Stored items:
******************************

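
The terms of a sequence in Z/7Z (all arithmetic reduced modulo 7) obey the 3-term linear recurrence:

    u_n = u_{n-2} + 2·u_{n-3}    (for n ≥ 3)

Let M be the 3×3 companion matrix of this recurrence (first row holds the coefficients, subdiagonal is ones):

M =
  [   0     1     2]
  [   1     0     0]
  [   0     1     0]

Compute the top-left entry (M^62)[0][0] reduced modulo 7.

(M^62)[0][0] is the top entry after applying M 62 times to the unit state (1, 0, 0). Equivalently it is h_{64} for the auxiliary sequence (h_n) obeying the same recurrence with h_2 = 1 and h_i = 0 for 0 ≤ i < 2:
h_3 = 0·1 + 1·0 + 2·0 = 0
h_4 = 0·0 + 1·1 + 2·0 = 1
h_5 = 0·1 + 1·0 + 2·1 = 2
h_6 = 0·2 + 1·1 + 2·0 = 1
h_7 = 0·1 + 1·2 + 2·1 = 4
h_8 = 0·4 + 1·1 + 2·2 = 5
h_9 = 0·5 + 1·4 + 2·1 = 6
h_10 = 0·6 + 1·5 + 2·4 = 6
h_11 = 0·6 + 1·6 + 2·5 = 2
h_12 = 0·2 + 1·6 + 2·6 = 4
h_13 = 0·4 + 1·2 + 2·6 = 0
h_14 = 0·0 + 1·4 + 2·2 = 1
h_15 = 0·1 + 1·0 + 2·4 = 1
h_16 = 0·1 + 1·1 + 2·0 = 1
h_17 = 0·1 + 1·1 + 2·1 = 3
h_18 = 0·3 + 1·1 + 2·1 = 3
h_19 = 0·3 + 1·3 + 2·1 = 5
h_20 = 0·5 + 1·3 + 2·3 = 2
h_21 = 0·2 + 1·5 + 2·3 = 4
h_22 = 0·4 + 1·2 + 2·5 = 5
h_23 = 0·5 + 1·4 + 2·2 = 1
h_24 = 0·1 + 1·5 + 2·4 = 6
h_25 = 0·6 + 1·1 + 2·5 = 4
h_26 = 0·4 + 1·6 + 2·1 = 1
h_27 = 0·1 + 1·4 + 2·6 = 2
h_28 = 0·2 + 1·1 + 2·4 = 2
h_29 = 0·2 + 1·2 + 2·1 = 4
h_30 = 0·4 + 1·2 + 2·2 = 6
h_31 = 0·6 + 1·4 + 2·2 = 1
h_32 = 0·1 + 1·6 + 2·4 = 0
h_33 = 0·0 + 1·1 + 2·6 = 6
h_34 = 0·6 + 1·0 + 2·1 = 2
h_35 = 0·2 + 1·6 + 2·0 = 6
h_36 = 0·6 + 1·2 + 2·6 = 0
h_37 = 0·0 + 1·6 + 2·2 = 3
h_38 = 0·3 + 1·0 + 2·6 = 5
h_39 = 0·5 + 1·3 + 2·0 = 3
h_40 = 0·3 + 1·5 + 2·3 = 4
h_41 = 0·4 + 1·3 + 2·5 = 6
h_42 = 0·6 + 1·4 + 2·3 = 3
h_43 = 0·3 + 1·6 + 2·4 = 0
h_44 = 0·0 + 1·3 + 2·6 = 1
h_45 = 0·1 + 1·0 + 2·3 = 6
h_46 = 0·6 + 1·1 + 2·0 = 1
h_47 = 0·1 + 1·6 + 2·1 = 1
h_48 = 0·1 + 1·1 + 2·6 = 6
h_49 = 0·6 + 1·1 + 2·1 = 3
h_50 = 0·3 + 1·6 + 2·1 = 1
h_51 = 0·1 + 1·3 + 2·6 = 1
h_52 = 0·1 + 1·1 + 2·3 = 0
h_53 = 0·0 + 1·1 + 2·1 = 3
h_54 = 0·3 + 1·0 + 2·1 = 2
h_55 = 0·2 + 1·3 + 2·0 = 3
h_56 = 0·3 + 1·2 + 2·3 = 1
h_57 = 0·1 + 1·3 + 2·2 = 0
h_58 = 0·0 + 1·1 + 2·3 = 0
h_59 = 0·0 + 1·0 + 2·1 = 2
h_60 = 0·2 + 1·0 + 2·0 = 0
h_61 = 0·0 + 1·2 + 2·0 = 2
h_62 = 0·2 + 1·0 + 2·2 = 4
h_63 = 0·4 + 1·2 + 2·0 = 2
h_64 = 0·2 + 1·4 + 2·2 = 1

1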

******************************

#### EXERCISE AIM
Gather all lines from the records above in which "recurrence" appears.

#### SOLVED PROBLEM
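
The terms of a sequence in Z/7Z (all arithmetic reduced modulo 7) obey the 3-term linear recurrence:
Let M be the 3×3 companion matrix of this recurrence (first row holds the coefficients, subdiagonal is ones):
(M^62)[0][0] is the top entry after applying M 62 times to the unit state (1, 0, 0). Equivalently it is h_{64} for the auxiliary sequence (h_n) obeying the same recurrence with h_2 = 1 and h_i = 0 for 0 ≤ i < 2: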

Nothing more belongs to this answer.